Work item: The line that contains "Ashgrove: capacity 12, population 6" marks the end: retype the data below exactly from its first line through that line.

Data to examine:
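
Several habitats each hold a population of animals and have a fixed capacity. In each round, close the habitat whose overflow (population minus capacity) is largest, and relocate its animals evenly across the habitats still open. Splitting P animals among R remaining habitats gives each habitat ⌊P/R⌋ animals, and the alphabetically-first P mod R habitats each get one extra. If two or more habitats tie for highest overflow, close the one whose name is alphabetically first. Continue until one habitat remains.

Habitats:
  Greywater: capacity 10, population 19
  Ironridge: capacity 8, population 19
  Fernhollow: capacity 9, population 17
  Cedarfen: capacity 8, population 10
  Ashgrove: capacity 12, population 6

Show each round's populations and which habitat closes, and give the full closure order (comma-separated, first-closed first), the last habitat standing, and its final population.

Round 1: Ashgrove=6 Cedarfen=10 Fernhollow=17 Greywater=19 Ironridge=19 → close Ironridge (overflow 11)
  19÷4 = 4 each, +1 to first 3
Round 2: Ashgrove=11 Cedarfen=15 Fernhollow=22 Greywater=23 → close Fernhollow (overflow 13)
  22÷3 = 7 each, +1 to first 1
Round 3: Ashgrove=19 Cedarfen=22 Greywater=30 → close Greywater (overflow 20)
  30÷2 = 15 each, +1 to first 0
Round 4: Ashgrove=34 Cedarfen=37 → close Cedarfen (overflow 29)
  37÷1 = 37 each, +1 to first 0

Closure order: Ironridge, Fernhollow, Greywater, Cedarfen
Last habitat: Ashgrove with 71 animals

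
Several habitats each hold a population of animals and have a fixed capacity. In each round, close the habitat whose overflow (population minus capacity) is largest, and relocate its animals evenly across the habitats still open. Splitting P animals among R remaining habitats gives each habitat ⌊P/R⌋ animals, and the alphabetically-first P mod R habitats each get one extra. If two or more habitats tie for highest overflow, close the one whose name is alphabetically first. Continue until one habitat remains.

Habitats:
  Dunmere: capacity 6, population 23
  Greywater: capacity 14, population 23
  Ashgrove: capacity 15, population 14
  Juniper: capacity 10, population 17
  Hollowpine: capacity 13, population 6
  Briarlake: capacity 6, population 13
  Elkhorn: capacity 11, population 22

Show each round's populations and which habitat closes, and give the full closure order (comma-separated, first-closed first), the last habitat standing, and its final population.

Round 1: Ashgrove=14 Briarlake=13 Dunmere=23 Elkhorn=22 Greywater=23 Hollowpine=6 Juniper=17 → close Dunmere (overflow 17)
  23÷6 = 3 each, +1 to first 5
Round 2: Ashgrove=18 Briarlake=17 Elkhorn=26 Greywater=27 Hollowpine=10 Juniper=20 → close Elkhorn (overflow 15)
  26÷5 = 5 each, +1 to first 1
Round 3: Ashgrove=24 Briarlake=22 Greywater=32 Hollowpine=15 Juniper=25 → close Greywater (overflow 18)
  32÷4 = 8 each, +1 to first 0
Round 4: Ashgrove=32 Briarlake=30 Hollowpine=23 Juniper=33 → close Briarlake (overflow 24)
  30÷3 = 10 each, +1 to first 0
Round 5: Ashgrove=42 Hollowpine=33 Juniper=43 → close Juniper (overflow 33)
  43÷2 = 21 each, +1 to first 1
Round 6: Ashgrove=64 Hollowpine=54 → close Ashgrove (overflow 49)
  64÷1 = 64 each, +1 to first 0

Closure order: Dunmere, Elkhorn, Greywater, Briarlake, Juniper, Ashgrove
Last habitat: Hollowpine with 118 animals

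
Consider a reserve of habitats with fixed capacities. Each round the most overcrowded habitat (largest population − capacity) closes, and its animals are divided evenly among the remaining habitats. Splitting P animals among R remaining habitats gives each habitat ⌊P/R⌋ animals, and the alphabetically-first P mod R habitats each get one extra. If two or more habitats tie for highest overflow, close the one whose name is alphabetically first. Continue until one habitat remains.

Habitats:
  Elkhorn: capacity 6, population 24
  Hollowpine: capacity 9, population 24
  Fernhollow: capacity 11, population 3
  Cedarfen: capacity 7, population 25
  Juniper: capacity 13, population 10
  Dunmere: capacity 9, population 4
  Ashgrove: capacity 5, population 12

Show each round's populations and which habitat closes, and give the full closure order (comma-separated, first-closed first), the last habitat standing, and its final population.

Round 1: Ashgrove=12 Cedarfen=25 Dunmere=4 Elkhorn=24 Fernhollow=3 Hollowpine=24 Juniper=10 → close Cedarfen (overflow 18)
  25÷6 = 4 each, +1 to first 1
Round 2: Ashgrove=17 Dunmere=8 Elkhorn=28 Fernhollow=7 Hollowpine=28 Juniper=14 → close Elkhorn (overflow 22)
  28÷5 = 5 each, +1 to first 3
Round 3: Ashgrove=23 Dunmere=14 Fernhollow=13 Hollowpine=33 Juniper=19 → close Hollowpine (overflow 24)
  33÷4 = 8 each, +1 to first 1
Round 4: Ashgrove=32 Dunmere=22 Fernhollow=21 Juniper=27 → close Ashgrove (overflow 27)
  32÷3 = 10 each, +1 to first 2
Round 5: Dunmere=33 Fernhollow=32 Juniper=37 → close Dunmere (overflow 24)
  33÷2 = 16 each, +1 to first 1
Round 6: Fernhollow=49 Juniper=53 → close Juniper (overflow 40)
  53÷1 = 53 each, +1 to first 0

Closure order: Cedarfen, Elkhorn, Hollowpine, Ashgrove, Dunmere, Juniper
Last habitat: Fernhollow with 102 animals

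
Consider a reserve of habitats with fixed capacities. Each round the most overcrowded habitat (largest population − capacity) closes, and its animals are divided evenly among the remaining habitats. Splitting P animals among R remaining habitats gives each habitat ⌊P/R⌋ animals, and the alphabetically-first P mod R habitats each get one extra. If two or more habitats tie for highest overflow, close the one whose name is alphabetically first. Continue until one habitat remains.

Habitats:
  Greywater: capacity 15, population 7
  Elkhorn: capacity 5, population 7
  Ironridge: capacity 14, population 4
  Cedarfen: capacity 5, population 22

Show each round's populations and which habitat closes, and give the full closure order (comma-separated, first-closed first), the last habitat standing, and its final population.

Closure order: Cedarfen, Elkhorn, Greywater
Last habitat: Ironridge with 40 animals

Round 1: Cedarfen=22 Elkhorn=7 Greywater=7 Ironridge=4 → close Cedarfen (overflow 17)
  22÷3 = 7 each, +1 to first 1
Round 2: Elkhorn=15 Greywater=14 Ironridge=11 → close Elkhorn (overflow 10)
  15÷2 = 7 each, +1 to first 1
Round 3: Greywater=22 Ironridge=18 → close Greywater (overflow 7)
  22÷1 = 22 each, +1 to first 0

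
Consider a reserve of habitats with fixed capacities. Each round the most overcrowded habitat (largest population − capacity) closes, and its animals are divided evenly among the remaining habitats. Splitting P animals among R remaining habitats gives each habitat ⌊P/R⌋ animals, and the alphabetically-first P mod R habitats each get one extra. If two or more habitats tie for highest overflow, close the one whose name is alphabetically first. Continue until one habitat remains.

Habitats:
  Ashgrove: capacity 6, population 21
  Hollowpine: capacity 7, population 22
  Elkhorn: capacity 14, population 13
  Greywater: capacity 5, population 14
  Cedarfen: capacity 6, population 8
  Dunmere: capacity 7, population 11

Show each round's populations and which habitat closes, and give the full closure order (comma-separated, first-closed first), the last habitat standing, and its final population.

Closure order: Ashgrove, Hollowpine, Greywater, Dunmere, Cedarfen
Last habitat: Elkhorn with 89 animals

Round 1: Ashgrove=21 Cedarfen=8 Dunmere=11 Elkhorn=13 Greywater=14 Hollowpine=22 → close Ashgrove (overflow 15)
  21÷5 = 4 each, +1 to first 1
Round 2: Cedarfen=13 Dunmere=15 Elkhorn=17 Greywater=18 Hollowpine=26 → close Hollowpine (overflow 19)
  26÷4 = 6 each, +1 to first 2
Round 3: Cedarfen=20 Dunmere=22 Elkhorn=23 Greywater=24 → close Greywater (overflow 19)
  24÷3 = 8 each, +1 to first 0
Round 4: Cedarfen=28 Dunmere=30 Elkhorn=31 → close Dunmere (overflow 23)
  30÷2 = 15 each, +1 to first 0
Round 5: Cedarfen=43 Elkhorn=46 → close Cedarfen (overflow 37)
  43÷1 = 43 each, +1 to first 0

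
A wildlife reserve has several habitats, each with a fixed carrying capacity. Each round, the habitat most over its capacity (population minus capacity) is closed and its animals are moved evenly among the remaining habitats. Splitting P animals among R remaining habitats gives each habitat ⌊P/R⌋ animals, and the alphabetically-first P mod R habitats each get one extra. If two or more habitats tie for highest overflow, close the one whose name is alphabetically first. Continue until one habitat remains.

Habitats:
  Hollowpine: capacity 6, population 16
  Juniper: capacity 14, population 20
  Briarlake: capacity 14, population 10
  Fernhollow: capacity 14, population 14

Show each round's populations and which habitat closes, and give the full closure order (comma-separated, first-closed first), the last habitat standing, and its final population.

Round 1: Briarlake=10 Fernhollow=14 Hollowpine=16 Juniper=20 → close Hollowpine (overflow 10)
  16÷3 = 5 each, +1 to first 1
Round 2: Briarlake=16 Fernhollow=19 Juniper=25 → close Juniper (overflow 11)
  25÷2 = 12 each, +1 to first 1
Round 3: Briarlake=29 Fernhollow=31 → close Fernhollow (overflow 17)
  31÷1 = 31 each, +1 to first 0

Closure order: Hollowpine, Juniper, Fernhollow
Last habitat: Briarlake with 60 animals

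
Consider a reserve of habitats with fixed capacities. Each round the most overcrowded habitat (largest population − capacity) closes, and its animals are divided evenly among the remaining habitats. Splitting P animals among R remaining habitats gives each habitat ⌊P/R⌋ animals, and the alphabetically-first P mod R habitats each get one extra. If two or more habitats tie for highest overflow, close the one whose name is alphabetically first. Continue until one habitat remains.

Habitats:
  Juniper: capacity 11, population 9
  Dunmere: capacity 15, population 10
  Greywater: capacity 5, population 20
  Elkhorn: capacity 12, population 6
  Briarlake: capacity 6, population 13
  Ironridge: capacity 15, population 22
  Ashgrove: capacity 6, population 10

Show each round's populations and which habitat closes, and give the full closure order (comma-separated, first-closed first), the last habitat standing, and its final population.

Round 1: Ashgrove=10 Briarlake=13 Dunmere=10 Elkhorn=6 Greywater=20 Ironridge=22 Juniper=9 → close Greywater (overflow 15)
  20÷6 = 3 each, +1 to first 2
Round 2: Ashgrove=14 Briarlake=17 Dunmere=13 Elkhorn=9 Ironridge=25 Juniper=12 → close Briarlake (overflow 11)
  17÷5 = 3 each, +1 to first 2
Round 3: Ashgrove=18 Dunmere=17 Elkhorn=12 Ironridge=28 Juniper=15 → close Ironridge (overflow 13)
  28÷4 = 7 each, +1 to first 0
Round 4: Ashgrove=25 Dunmere=24 Elkhorn=19 Juniper=22 → close Ashgrove (overflow 19)
  25÷3 = 8 each, +1 to first 1
Round 5: Dunmere=33 Elkhorn=27 Juniper=30 → close Juniper (overflow 19)
  30÷2 = 15 each, +1 to first 0
Round 6: Dunmere=48 Elkhorn=42 → close Dunmere (overflow 33)
  48÷1 = 48 each, +1 to first 0

Closure order: Greywater, Briarlake, Ironridge, Ashgrove, Juniper, Dunmere
Last habitat: Elkhorn with 90 animals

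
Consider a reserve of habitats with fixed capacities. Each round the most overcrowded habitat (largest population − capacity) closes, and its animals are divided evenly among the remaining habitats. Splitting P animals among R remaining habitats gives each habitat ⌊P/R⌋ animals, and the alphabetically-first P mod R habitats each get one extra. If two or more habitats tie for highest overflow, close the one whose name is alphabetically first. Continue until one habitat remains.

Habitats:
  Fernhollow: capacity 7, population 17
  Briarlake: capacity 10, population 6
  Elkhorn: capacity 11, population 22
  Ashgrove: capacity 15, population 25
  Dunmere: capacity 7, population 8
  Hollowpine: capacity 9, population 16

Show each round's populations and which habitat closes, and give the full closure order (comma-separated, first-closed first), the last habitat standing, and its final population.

Closure order: Elkhorn, Ashgrove, Fernhollow, Hollowpine, Dunmere
Last habitat: Briarlake with 94 animals

Round 1: Ashgrove=25 Briarlake=6 Dunmere=8 Elkhorn=22 Fernhollow=17 Hollowpine=16 → close Elkhorn (overflow 11)
  22÷5 = 4 each, +1 to first 2
Round 2: Ashgrove=30 Briarlake=11 Dunmere=12 Fernhollow=21 Hollowpine=20 → close Ashgrove (overflow 15)
  30÷4 = 7 each, +1 to first 2
Round 3: Briarlake=19 Dunmere=20 Fernhollow=28 Hollowpine=27 → close Fernhollow (overflow 21)
  28÷3 = 9 each, +1 to first 1
Round 4: Briarlake=29 Dunmere=29 Hollowpine=36 → close Hollowpine (overflow 27)
  36÷2 = 18 each, +1 to first 0
Round 5: Briarlake=47 Dunmere=47 → close Dunmere (overflow 40)
  47÷1 = 47 each, +1 to first 0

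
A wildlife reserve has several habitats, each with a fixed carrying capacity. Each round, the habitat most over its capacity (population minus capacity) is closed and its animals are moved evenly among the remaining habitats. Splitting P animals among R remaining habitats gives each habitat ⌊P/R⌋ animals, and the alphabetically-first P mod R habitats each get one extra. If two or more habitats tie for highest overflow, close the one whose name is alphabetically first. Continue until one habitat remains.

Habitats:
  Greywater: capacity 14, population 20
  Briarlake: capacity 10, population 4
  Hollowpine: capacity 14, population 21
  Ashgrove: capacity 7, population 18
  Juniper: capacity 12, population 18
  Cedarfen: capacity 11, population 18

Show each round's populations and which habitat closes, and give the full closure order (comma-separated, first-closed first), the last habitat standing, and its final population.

Round 1: Ashgrove=18 Briarlake=4 Cedarfen=18 Greywater=20 Hollowpine=21 Juniper=18 → close Ashgrove (overflow 11)
  18÷5 = 3 each, +1 to first 3
Round 2: Briarlake=8 Cedarfen=22 Greywater=24 Hollowpine=24 Juniper=21 → close Cedarfen (overflow 11)
  22÷4 = 5 each, +1 to first 2
Round 3: Briarlake=14 Greywater=30 Hollowpine=29 Juniper=26 → close Greywater (overflow 16)
  30÷3 = 10 each, +1 to first 0
Round 4: Briarlake=24 Hollowpine=39 Juniper=36 → close Hollowpine (overflow 25)
  39÷2 = 19 each, +1 to first 1
Round 5: Briarlake=44 Juniper=55 → close Juniper (overflow 43)
  55÷1 = 55 each, +1 to first 0

Closure order: Ashgrove, Cedarfen, Greywater, Hollowpine, Juniper
Last habitat: Briarlake with 99 animals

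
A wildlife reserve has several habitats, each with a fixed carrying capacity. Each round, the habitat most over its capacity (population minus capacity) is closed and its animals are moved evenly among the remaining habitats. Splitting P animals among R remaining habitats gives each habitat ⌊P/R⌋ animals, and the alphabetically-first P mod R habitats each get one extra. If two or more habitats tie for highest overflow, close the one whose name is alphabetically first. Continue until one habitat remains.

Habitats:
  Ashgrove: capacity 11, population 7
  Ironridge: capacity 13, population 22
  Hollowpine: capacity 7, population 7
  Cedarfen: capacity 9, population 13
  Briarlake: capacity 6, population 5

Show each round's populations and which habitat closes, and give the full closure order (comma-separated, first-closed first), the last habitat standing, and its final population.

Closure order: Ironridge, Cedarfen, Briarlake, Hollowpine
Last habitat: Ashgrove with 54 animals

Round 1: Ashgrove=7 Briarlake=5 Cedarfen=13 Hollowpine=7 Ironridge=22 → close Ironridge (overflow 9)
  22÷4 = 5 each, +1 to first 2
Round 2: Ashgrove=13 Briarlake=11 Cedarfen=18 Hollowpine=12 → close Cedarfen (overflow 9)
  18÷3 = 6 each, +1 to first 0
Round 3: Ashgrove=19 Briarlake=17 Hollowpine=18 → close Briarlake (overflow 11)
  17÷2 = 8 each, +1 to first 1
Round 4: Ashgrove=28 Hollowpine=26 → close Hollowpine (overflow 19)
  26÷1 = 26 each, +1 to first 0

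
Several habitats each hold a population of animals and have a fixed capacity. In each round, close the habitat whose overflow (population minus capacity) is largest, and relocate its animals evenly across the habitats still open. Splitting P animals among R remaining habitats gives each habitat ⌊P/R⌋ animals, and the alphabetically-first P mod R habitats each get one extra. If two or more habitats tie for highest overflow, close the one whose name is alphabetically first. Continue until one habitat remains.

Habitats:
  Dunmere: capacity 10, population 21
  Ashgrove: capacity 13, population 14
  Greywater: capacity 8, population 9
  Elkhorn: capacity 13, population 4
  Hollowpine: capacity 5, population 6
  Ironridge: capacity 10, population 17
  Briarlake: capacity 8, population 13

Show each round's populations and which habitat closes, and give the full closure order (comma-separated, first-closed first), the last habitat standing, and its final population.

Closure order: Dunmere, Ironridge, Briarlake, Ashgrove, Greywater, Hollowpine
Last habitat: Elkhorn with 84 animals

Round 1: Ashgrove=14 Briarlake=13 Dunmere=21 Elkhorn=4 Greywater=9 Hollowpine=6 Ironridge=17 → close Dunmere (overflow 11)
  21÷6 = 3 each, +1 to first 3
Round 2: Ashgrove=18 Briarlake=17 Elkhorn=8 Greywater=12 Hollowpine=9 Ironridge=20 → close Ironridge (overflow 10)
  20÷5 = 4 each, +1 to first 0
Round 3: Ashgrove=22 Briarlake=21 Elkhorn=12 Greywater=16 Hollowpine=13 → close Briarlake (overflow 13)
  21÷4 = 5 each, +1 to first 1
Round 4: Ashgrove=28 Elkhorn=17 Greywater=21 Hollowpine=18 → close Ashgrove (overflow 15)
  28÷3 = 9 each, +1 to first 1
Round 5: Elkhorn=27 Greywater=30 Hollowpine=27 → close Greywater (overflow 22)
  30÷2 = 15 each, +1 to first 0
Round 6: Elkhorn=42 Hollowpine=42 → close Hollowpine (overflow 37)
  42÷1 = 42 each, +1 to first 0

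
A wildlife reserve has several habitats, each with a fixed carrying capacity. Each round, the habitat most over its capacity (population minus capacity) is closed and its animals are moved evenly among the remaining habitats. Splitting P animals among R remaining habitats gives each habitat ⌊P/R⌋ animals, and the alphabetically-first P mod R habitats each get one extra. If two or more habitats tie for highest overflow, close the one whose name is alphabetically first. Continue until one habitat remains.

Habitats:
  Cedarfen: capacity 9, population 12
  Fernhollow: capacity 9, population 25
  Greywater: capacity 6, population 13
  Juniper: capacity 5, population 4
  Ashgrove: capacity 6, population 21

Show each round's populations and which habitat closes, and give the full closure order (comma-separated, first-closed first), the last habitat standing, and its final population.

Closure order: Fernhollow, Ashgrove, Greywater, Cedarfen
Last habitat: Juniper with 75 animals

Round 1: Ashgrove=21 Cedarfen=12 Fernhollow=25 Greywater=13 Juniper=4 → close Fernhollow (overflow 16)
  25÷4 = 6 each, +1 to first 1
Round 2: Ashgrove=28 Cedarfen=18 Greywater=19 Juniper=10 → close Ashgrove (overflow 22)
  28÷3 = 9 each, +1 to first 1
Round 3: Cedarfen=28 Greywater=28 Juniper=19 → close Greywater (overflow 22)
  28÷2 = 14 each, +1 to first 0
Round 4: Cedarfen=42 Juniper=33 → close Cedarfen (overflow 33)
  42÷1 = 42 each, +1 to first 0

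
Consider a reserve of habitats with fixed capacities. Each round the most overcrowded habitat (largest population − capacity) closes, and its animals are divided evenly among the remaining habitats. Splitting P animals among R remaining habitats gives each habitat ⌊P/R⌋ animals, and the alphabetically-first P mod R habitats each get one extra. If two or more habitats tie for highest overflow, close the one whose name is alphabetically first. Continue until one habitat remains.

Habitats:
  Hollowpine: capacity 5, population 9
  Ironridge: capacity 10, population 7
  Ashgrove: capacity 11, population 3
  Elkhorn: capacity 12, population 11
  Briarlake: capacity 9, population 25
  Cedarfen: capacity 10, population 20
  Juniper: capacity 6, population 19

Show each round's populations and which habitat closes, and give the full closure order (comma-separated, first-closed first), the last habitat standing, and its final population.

Closure order: Briarlake, Juniper, Cedarfen, Hollowpine, Elkhorn, Ironridge
Last habitat: Ashgrove with 94 animals

Round 1: Ashgrove=3 Briarlake=25 Cedarfen=20 Elkhorn=11 Hollowpine=9 Ironridge=7 Juniper=19 → close Briarlake (overflow 16)
  25÷6 = 4 each, +1 to first 1
Round 2: Ashgrove=8 Cedarfen=24 Elkhorn=15 Hollowpine=13 Ironridge=11 Juniper=23 → close Juniper (overflow 17)
  23÷5 = 4 each, +1 to first 3
Round 3: Ashgrove=13 Cedarfen=29 Elkhorn=20 Hollowpine=17 Ironridge=15 → close Cedarfen (overflow 19)
  29÷4 = 7 each, +1 to first 1
Round 4: Ashgrove=21 Elkhorn=27 Hollowpine=24 Ironridge=22 → close Hollowpine (overflow 19)
  24÷3 = 8 each, +1 to first 0
Round 5: Ashgrove=29 Elkhorn=35 Ironridge=30 → close Elkhorn (overflow 23)
  35÷2 = 17 each, +1 to first 1
Round 6: Ashgrove=47 Ironridge=47 → close Ironridge (overflow 37)
  47÷1 = 47 each, +1 to first 0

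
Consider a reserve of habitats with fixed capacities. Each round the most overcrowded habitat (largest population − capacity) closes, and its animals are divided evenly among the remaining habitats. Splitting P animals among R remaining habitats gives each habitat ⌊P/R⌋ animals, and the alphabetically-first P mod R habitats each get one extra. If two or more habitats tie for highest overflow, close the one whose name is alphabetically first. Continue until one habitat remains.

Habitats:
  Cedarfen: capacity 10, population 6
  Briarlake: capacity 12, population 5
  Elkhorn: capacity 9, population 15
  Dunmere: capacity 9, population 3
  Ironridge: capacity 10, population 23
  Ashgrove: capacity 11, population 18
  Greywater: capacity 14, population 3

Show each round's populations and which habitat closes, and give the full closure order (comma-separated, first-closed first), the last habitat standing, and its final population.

Round 1: Ashgrove=18 Briarlake=5 Cedarfen=6 Dunmere=3 Elkhorn=15 Greywater=3 Ironridge=23 → close Ironridge (overflow 13)
  23÷6 = 3 each, +1 to first 5
Round 2: Ashgrove=22 Briarlake=9 Cedarfen=10 Dunmere=7 Elkhorn=19 Greywater=6 → close Ashgrove (overflow 11)
  22÷5 = 4 each, +1 to first 2
Round 3: Briarlake=14 Cedarfen=15 Dunmere=11 Elkhorn=23 Greywater=10 → close Elkhorn (overflow 14)
  23÷4 = 5 each, +1 to first 3
Round 4: Briarlake=20 Cedarfen=21 Dunmere=17 Greywater=15 → close Cedarfen (overflow 11)
  21÷3 = 7 each, +1 to first 0
Round 5: Briarlake=27 Dunmere=24 Greywater=22 → close Briarlake (overflow 15)
  27÷2 = 13 each, +1 to first 1
Round 6: Dunmere=38 Greywater=35 → close Dunmere (overflow 29)
  38÷1 = 38 each, +1 to first 0

Closure order: Ironridge, Ashgrove, Elkhorn, Cedarfen, Briarlake, Dunmere
Last habitat: Greywater with 73 animals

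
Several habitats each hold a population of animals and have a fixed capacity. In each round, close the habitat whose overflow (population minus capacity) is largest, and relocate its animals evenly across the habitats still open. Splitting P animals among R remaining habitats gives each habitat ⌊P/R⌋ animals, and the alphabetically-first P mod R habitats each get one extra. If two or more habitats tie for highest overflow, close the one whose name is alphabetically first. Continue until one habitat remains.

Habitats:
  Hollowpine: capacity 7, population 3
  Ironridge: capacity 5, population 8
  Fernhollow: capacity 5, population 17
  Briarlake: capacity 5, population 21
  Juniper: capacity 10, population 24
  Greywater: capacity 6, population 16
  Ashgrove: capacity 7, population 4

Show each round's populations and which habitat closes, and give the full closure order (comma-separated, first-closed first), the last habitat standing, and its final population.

Round 1: Ashgrove=4 Briarlake=21 Fernhollow=17 Greywater=16 Hollowpine=3 Ironridge=8 Juniper=24 → close Briarlake (overflow 16)
  21÷6 = 3 each, +1 to first 3
Round 2: Ashgrove=8 Fernhollow=21 Greywater=20 Hollowpine=6 Ironridge=11 Juniper=27 → close Juniper (overflow 17)
  27÷5 = 5 each, +1 to first 2
Round 3: Ashgrove=14 Fernhollow=27 Greywater=25 Hollowpine=11 Ironridge=16 → close Fernhollow (overflow 22)
  27÷4 = 6 each, +1 to first 3
Round 4: Ashgrove=21 Greywater=32 Hollowpine=18 Ironridge=22 → close Greywater (overflow 26)
  32÷3 = 10 each, +1 to first 2
Round 5: Ashgrove=32 Hollowpine=29 Ironridge=32 → close Ironridge (overflow 27)
  32÷2 = 16 each, +1 to first 0
Round 6: Ashgrove=48 Hollowpine=45 → close Ashgrove (overflow 41)
  48÷1 = 48 each, +1 to first 0

Closure order: Briarlake, Juniper, Fernhollow, Greywater, Ironridge, Ashgrove
Last habitat: Hollowpine with 93 animals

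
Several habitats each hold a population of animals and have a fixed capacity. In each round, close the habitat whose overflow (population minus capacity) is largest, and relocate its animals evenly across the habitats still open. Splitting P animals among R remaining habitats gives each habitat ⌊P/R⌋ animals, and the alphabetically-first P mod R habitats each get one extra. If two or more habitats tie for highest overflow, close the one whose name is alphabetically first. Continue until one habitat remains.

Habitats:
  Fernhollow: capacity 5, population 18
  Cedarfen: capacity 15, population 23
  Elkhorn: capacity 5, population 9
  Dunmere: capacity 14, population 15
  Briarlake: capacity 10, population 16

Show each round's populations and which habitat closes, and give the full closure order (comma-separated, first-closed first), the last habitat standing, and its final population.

Round 1: Briarlake=16 Cedarfen=23 Dunmere=15 Elkhorn=9 Fernhollow=18 → close Fernhollow (overflow 13)
  18÷4 = 4 each, +1 to first 2
Round 2: Briarlake=21 Cedarfen=28 Dunmere=19 Elkhorn=13 → close Cedarfen (overflow 13)
  28÷3 = 9 each, +1 to first 1
Round 3: Briarlake=31 Dunmere=28 Elkhorn=22 → close Briarlake (overflow 21)
  31÷2 = 15 each, +1 to first 1
Round 4: Dunmere=44 Elkhorn=37 → close Elkhorn (overflow 32)
  37÷1 = 37 each, +1 to first 0

Closure order: Fernhollow, Cedarfen, Briarlake, Elkhorn
Last habitat: Dunmere with 81 animals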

Result of the exercise:
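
Several habitats each hold a population of animals and have a fixed capacity. In each round, close the habitat whose overflow (population minus capacity) is largest, and relocate its animals evenly across the habitats still open. Splitting P animals among R remaining habitats gives each habitat ⌊P/R⌋ animals, and the alphabetically-first P mod R habitats each get one extra. If two or more habitats tie for highest overflow, close the one whose name is alphabetically first. Continue until one habitat remains.

Habitats:
  Greywater: capacity 10, population 19
  Ironridge: capacity 8, population 19
  Fernhollow: capacity 9, population 17
  Cedarfen: capacity 8, population 10
  Ashgrove: capacity 12, population 6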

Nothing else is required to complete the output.